- [PROBLEM STATEMENT]: Count the lines below that hold the string "chirp". Give only that number.

[[ SOURCE DATA open ]]

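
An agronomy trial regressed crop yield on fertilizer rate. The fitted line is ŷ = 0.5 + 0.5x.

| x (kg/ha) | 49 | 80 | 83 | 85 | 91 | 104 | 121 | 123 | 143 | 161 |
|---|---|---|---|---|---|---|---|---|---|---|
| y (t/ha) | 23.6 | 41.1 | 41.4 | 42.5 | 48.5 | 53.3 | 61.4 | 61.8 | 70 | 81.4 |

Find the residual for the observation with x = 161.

e = 0.4

ŷ = 0.5 + 0.5·161 = 81
e = 81.4 − 81 = 0.4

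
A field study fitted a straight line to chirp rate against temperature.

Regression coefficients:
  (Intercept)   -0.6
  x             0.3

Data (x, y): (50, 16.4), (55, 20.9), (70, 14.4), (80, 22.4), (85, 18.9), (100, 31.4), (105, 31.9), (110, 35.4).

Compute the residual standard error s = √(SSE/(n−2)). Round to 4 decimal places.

s = 4.3970

x=50: ŷ = -0.6 + 0.3·50 = 14.4; e = 16.4 − 14.4 = 2
x=55: ŷ = -0.6 + 0.3·55 = 15.9; e = 20.9 − 15.9 = 5
x=70: ŷ = -0.6 + 0.3·70 = 20.4; e = 14.4 − 20.4 = -6
x=80: ŷ = -0.6 + 0.3·80 = 23.4; e = 22.4 − 23.4 = -1
x=85: ŷ = -0.6 + 0.3·85 = 24.9; e = 18.9 − 24.9 = -6
x=100: ŷ = -0.6 + 0.3·100 = 29.4; e = 31.4 − 29.4 = 2
x=105: ŷ = -0.6 + 0.3·105 = 30.9; e = 31.9 − 30.9 = 1
x=110: ŷ = -0.6 + 0.3·110 = 32.4; e = 35.4 − 32.4 = 3
SSE = 4 + 25 + 36 + 1 + 36 + 4 + 1 + 9 = 116
s = √(116/6) = √19.3333 ≈ 4.3970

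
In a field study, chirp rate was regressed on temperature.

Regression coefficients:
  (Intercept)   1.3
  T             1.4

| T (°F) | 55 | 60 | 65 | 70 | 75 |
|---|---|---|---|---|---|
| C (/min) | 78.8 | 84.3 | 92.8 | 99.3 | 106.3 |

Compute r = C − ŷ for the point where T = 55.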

[[ SOURCE DATA closed ]]

- [REPLY]: 2